▸ THE PROBLEM
Please restate every record below word for word.

DATA EXCERPTS START

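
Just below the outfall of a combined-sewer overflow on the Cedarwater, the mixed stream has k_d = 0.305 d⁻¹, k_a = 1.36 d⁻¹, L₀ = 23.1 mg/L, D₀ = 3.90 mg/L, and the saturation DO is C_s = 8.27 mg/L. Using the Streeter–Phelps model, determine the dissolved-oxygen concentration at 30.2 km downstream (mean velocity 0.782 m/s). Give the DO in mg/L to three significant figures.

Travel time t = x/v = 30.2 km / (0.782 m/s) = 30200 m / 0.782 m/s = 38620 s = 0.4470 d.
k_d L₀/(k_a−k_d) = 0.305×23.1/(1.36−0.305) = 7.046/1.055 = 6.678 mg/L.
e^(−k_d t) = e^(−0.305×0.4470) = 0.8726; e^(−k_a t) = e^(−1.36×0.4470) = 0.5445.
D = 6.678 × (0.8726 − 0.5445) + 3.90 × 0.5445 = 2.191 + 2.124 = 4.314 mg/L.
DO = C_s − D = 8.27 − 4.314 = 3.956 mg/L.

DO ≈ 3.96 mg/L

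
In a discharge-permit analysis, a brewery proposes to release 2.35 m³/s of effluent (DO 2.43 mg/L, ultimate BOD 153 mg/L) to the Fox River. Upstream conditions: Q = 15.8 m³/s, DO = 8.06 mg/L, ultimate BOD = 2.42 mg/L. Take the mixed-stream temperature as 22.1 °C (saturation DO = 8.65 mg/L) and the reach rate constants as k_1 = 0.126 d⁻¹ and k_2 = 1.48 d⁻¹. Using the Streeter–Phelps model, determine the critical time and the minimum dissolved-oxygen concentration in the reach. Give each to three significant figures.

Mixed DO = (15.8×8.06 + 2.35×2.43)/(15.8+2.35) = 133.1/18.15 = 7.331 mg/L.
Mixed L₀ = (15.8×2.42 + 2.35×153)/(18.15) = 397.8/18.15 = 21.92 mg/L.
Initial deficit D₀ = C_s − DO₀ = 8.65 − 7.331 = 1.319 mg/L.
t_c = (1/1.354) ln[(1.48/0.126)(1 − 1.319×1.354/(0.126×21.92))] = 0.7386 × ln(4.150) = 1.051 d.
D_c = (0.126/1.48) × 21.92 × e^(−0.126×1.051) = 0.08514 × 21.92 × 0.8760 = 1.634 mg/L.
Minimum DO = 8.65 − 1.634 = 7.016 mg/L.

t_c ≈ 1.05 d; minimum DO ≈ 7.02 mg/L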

DATA EXCERPTS END

▸ EXERCISE RESPONSE
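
Just below the outfall of a combined-sewer overflow on the Cedarwater, the mixed stream has k_d = 0.305 d⁻¹, k_a = 1.36 d⁻¹, L₀ = 23.1 mg/L, D₀ = 3.90 mg/L, and the saturation DO is C_s = 8.27 mg/L. Using the Streeter–Phelps model, determine the dissolved-oxygen concentration at 30.2 km downstream (mean velocity 0.782 m/s). Give the DO in mg/L to three significant figures.

Travel time t = x/v = 30.2 km / (0.782 m/s) = 30200 m / 0.782 m/s = 38620 s = 0.4470 d.
k_d L₀/(k_a−k_d) = 0.305×23.1/(1.36−0.305) = 7.046/1.055 = 6.678 mg/L.
e^(−k_d t) = e^(−0.305×0.4470) = 0.8726; e^(−k_a t) = e^(−1.36×0.4470) = 0.5445.
D = 6.678 × (0.8726 − 0.5445) + 3.90 × 0.5445 = 2.191 + 2.124 = 4.314 mg/L.
DO = C_s − D = 8.27 − 4.314 = 3.956 mg/L.

DO ≈ 3.96 mg/L

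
In a discharge-permit analysis, a brewery proposes to release 2.35 m³/s of effluent (DO 2.43 mg/L, ultimate BOD 153 mg/L) to the Fox River. Upstream conditions: Q = 15.8 m³/s, DO = 8.06 mg/L, ultimate BOD = 2.42 mg/L. Take the mixed-stream temperature as 22.1 °C (saturation DO = 8.65 mg/L) and the reach rate constants as k_1 = 0.126 d⁻¹ and k_2 = 1.48 d⁻¹. Using the Streeter–Phelps model, determine the critical time and the minimum dissolved-oxygen concentration in the reach. Give each to three significant figures.

Mixed DO = (15.8×8.06 + 2.35×2.43)/(15.8+2.35) = 133.1/18.15 = 7.331 mg/L.
Mixed L₀ = (15.8×2.42 + 2.35×153)/(18.15) = 397.8/18.15 = 21.92 mg/L.
Initial deficit D₀ = C_s − DO₀ = 8.65 − 7.331 = 1.319 mg/L.
t_c = (1/1.354) ln[(1.48/0.126)(1 − 1.319×1.354/(0.126×21.92))] = 0.7386 × ln(4.150) = 1.051 d.
D_c = (0.126/1.48) × 21.92 × e^(−0.126×1.051) = 0.08514 × 21.92 × 0.8760 = 1.634 mg/L.
Minimum DO = 8.65 − 1.634 = 7.016 mg/L.

t_c ≈ 1.05 d; minimum DO ≈ 7.02 mg/L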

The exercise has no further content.